TO DO: Retype the line containing "State the closed" and each later line through the end of the listing, exactly as written, with no other lines.

LISTED RECORDS:

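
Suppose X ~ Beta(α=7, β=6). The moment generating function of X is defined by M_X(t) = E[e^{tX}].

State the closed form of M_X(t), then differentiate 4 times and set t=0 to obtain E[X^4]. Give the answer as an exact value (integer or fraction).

M_X(t) = ₁F₁(7; 13; t)
M′(t) = 7*₁F₁(8; 14; t)/13
M′′(t) = 4*₁F₁(9; 15; t)/13
M′′′(t) = 12*₁F₁(10; 16; t)/65
M′′′′(t) = 3*₁F₁(11; 17; t)/26

E[X^4] = M′′′′(0) = 3/26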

RESULT OF THE EXERCISE:
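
State the closed form of M_X(t), then differentiate 4 times and set t=0 to obtain E[X^4]. Give the answer as an exact value (integer or fraction).

M_X(t) = ₁F₁(7; 13; t)
M′(t) = 7*₁F₁(8; 14; t)/13
M′′(t) = 4*₁F₁(9; 15; t)/13
M′′′(t) = 12*₁F₁(10; 16; t)/65
M′′′′(t) = 3*₁F₁(11; 17; t)/26

E[X^4] = M′′′′(0) = 3/26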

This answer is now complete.